### AIM OF THE EXERCISE
Would you repeat every line of the data exactly?

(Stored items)
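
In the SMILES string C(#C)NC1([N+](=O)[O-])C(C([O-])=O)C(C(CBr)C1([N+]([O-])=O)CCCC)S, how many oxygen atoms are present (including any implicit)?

The symbol for oxygen appears 6 times in the SMILES.

6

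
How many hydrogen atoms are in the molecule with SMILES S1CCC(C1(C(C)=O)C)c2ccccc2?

16

Hydrogens are implicit in SMILES; fill each atom to its normal valence:
  5 × C (aromatic): 1 H each → 5
  2 × C: 3 H each → 6
  2 × C: 2 H each → 4
  2 × C: no H
  1 × C: 1 H
  1 × C (aromatic): no H
  1 × O: no H
  1 × S: no H
  Total hydrogens = 16.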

### FINISHED TASK
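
In the SMILES string C(#C)NC1([N+](=O)[O-])C(C([O-])=O)C(C(CBr)C1([N+]([O-])=O)CCCC)S, how many oxygen atoms are present (including any implicit)?

The symbol for oxygen appears 6 times in the SMILES.

6

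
How many hydrogen atoms are in the molecule with SMILES S1CCC(C1(C(C)=O)C)c2ccccc2?

16

Hydrogens are implicit in SMILES; fill each atom to its normal valence:
  5 × C (aromatic): 1 H each → 5
  2 × C: 3 H each → 6
  2 × C: 2 H each → 4
  2 × C: no H
  1 × C: 1 H
  1 × C (aromatic): no H
  1 × O: no H
  1 × S: no H
  Total hydrogens = 16.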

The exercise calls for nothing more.